HOW TO COMPLETE THIS TASK
Start at the line below containing "A construction project" and stop at the line containing "Drywall | 2 | 3 | 4 |". Repeat every line of that stretch exactly, and nothing outside it.

+++ DATA EXTRACTS +++

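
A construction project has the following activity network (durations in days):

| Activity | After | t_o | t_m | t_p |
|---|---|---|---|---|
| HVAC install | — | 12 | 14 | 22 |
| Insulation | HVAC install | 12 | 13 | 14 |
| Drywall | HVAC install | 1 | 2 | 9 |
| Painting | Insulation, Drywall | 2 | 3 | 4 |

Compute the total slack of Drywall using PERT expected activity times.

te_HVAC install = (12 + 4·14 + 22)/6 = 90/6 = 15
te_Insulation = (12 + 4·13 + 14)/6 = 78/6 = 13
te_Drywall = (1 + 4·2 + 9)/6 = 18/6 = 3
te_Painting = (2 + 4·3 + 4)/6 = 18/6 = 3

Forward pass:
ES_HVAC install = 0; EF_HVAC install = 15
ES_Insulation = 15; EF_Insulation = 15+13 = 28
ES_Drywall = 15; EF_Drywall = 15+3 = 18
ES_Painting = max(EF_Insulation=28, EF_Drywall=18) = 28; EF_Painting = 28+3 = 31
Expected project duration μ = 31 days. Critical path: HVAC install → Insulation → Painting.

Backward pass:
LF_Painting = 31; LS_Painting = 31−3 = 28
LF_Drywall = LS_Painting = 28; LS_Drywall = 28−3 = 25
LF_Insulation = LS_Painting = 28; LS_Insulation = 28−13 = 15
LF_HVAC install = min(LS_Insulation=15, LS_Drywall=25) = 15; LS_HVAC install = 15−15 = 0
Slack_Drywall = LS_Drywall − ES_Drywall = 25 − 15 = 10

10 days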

+++
+++ DATA EXTRACTS +++

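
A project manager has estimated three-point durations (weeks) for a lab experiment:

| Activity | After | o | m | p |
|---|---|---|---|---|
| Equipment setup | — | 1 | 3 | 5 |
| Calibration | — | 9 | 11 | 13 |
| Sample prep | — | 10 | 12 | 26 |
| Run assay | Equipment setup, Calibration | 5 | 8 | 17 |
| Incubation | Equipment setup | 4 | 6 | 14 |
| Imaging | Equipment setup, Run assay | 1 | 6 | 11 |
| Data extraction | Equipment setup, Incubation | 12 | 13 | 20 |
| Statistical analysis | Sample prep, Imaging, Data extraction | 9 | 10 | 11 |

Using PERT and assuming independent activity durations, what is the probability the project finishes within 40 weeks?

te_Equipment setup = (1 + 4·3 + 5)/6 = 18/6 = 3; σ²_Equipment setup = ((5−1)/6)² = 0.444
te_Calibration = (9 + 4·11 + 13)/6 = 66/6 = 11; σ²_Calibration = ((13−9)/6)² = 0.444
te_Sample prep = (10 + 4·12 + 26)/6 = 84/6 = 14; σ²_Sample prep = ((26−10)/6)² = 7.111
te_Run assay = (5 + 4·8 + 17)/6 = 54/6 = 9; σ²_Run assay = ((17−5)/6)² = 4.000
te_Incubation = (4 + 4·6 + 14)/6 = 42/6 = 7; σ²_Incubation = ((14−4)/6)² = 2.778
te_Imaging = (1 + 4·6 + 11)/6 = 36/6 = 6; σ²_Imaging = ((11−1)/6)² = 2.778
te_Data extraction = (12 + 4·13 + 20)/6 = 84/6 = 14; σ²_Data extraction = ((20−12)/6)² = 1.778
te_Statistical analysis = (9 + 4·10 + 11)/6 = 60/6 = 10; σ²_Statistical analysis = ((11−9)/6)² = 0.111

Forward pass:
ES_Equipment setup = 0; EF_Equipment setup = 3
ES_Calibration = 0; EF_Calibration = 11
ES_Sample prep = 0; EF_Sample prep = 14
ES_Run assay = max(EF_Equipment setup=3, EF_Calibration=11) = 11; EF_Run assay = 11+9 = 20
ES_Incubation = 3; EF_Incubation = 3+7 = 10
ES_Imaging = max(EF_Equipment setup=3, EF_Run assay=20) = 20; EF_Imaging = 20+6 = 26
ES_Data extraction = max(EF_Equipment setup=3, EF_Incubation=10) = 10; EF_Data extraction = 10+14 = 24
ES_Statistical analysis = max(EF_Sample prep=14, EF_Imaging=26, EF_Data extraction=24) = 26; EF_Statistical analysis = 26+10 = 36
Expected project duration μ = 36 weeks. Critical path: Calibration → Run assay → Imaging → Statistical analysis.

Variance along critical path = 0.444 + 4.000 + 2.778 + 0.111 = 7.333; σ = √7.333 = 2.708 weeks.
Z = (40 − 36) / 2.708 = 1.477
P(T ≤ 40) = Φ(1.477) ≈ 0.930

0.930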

+++

OUTPUT BELOW
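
A construction project has the following activity network (durations in days):

| Activity | After | t_o | t_m | t_p |
|---|---|---|---|---|
| HVAC install | — | 12 | 14 | 22 |
| Insulation | HVAC install | 12 | 13 | 14 |
| Drywall | HVAC install | 1 | 2 | 9 |
| Painting | Insulation, Drywall | 2 | 3 | 4 |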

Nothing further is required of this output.